Available data Block Start

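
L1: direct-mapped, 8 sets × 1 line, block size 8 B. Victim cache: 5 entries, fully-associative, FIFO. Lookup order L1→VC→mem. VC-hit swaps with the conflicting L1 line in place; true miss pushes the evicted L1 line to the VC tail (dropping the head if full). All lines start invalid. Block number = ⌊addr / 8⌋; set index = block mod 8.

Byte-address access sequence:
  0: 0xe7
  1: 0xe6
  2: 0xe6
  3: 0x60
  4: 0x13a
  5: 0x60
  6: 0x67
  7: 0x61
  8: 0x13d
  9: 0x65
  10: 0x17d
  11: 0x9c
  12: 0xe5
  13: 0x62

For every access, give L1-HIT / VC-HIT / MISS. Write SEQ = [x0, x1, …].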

Available data Block End
Available data Block Start

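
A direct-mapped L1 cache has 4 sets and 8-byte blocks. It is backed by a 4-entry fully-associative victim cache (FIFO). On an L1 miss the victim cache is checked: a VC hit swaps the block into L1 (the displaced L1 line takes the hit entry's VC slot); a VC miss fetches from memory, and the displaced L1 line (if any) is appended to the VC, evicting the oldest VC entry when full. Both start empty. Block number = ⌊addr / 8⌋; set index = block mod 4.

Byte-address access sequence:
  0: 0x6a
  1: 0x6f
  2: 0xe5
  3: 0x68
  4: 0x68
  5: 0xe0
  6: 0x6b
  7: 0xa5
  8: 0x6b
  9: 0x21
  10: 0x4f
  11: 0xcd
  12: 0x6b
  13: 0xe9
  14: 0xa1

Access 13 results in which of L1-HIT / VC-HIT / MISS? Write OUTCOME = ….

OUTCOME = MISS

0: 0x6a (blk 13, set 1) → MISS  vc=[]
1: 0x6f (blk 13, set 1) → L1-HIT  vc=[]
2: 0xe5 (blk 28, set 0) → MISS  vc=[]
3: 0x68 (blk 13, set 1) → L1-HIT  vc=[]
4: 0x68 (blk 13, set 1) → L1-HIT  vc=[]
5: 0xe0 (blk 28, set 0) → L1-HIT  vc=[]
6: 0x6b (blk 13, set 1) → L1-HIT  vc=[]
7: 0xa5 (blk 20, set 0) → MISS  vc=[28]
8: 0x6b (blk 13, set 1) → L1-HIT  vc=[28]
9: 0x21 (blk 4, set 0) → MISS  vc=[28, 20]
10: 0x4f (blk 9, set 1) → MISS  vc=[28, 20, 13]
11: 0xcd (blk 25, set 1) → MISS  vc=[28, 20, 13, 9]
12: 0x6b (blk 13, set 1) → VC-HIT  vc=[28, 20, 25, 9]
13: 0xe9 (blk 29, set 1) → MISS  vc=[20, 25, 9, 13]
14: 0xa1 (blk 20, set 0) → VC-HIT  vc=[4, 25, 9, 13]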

Available data Block End
Available data Block Start

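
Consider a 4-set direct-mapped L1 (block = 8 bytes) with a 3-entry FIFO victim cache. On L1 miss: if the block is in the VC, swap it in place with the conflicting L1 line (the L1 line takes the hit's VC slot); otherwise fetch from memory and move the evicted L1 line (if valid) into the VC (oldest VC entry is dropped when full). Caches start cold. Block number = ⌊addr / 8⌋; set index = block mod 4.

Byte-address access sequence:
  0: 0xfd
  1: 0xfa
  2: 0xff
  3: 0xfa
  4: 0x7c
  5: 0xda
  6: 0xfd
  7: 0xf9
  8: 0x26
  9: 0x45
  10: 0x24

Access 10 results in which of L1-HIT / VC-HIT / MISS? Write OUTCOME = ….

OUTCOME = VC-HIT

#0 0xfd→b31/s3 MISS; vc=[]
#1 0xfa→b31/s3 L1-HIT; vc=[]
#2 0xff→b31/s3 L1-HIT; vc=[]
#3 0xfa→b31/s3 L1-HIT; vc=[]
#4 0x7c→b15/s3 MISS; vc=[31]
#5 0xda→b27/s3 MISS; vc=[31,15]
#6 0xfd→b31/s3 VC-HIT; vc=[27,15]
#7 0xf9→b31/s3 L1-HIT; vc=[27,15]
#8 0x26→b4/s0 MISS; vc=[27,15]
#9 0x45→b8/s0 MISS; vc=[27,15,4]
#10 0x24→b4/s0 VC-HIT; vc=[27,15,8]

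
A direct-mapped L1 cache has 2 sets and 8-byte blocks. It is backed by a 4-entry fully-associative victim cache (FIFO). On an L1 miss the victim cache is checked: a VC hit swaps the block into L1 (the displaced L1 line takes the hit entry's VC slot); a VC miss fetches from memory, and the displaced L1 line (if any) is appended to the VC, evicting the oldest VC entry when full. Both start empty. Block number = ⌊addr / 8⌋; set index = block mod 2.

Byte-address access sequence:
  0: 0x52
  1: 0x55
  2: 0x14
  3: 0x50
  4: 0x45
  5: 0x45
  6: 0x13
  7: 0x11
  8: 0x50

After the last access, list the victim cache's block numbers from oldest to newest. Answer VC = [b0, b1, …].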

Available data Block End

__Exercise prompt__
Look back at the entries above and repeat, unchanged, every line from the line holding "L1: direct-mapped, 8" through the line holding "For every access, give".

__Answer for this exercise__
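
L1: direct-mapped, 8 sets × 1 line, block size 8 B. Victim cache: 5 entries, fully-associative, FIFO. Lookup order L1→VC→mem. VC-hit swaps with the conflicting L1 line in place; true miss pushes the evicted L1 line to the VC tail (dropping the head if full). All lines start invalid. Block number = ⌊addr / 8⌋; set index = block mod 8.

Byte-address access sequence:
  0: 0xe7
  1: 0xe6
  2: 0xe6
  3: 0x60
  4: 0x13a
  5: 0x60
  6: 0x67
  7: 0x61
  8: 0x13d
  9: 0x65
  10: 0x17d
  11: 0x9c
  12: 0xe5
  13: 0x62

For every access, give L1-HIT / VC-HIT / MISS. Write SEQ = [x0, x1, …].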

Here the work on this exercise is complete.